Work to complete »
Restate the records underneath, keeping each one exactly the same.

Saved data entries »
★ ★ ★ ★

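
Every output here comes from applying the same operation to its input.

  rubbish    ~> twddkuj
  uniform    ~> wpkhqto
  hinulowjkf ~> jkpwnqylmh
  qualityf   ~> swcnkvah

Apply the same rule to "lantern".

ncpvgtp

The pattern: shift every letter 2 places forward in the alphabet (wrapping around).
Applying that to "lantern" gives "ncpvgtp".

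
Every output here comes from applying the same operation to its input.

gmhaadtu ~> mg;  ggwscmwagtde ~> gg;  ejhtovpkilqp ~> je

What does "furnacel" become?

uf

Each output is the input with this applied: swap each adjacent pair of characters (1↔2, 3↔4, ...), then keep only the first 2 characters.
Doing the same to "furnacel": "uf".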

★ ★ ★ ★

Your response »
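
Every output here comes from applying the same operation to its input.

  rubbish    ~> twddkuj
  uniform    ~> wpkhqto
  hinulowjkf ~> jkpwnqylmh
  qualityf   ~> swcnkvah

Apply the same rule to "lantern".

ncpvgtp

The pattern: shift every letter 2 places forward in the alphabet (wrapping around).
Applying that to "lantern" gives "ncpvgtp".

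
Every output here comes from applying the same operation to its input.

gmhaadtu ~> mg;  ggwscmwagtde ~> gg;  ejhtovpkilqp ~> je

What does "furnacel" become?

uf

Each output is the input with this applied: swap each adjacent pair of characters (1↔2, 3↔4, ...), then keep only the first 2 characters.
Doing the same to "furnacel": "uf".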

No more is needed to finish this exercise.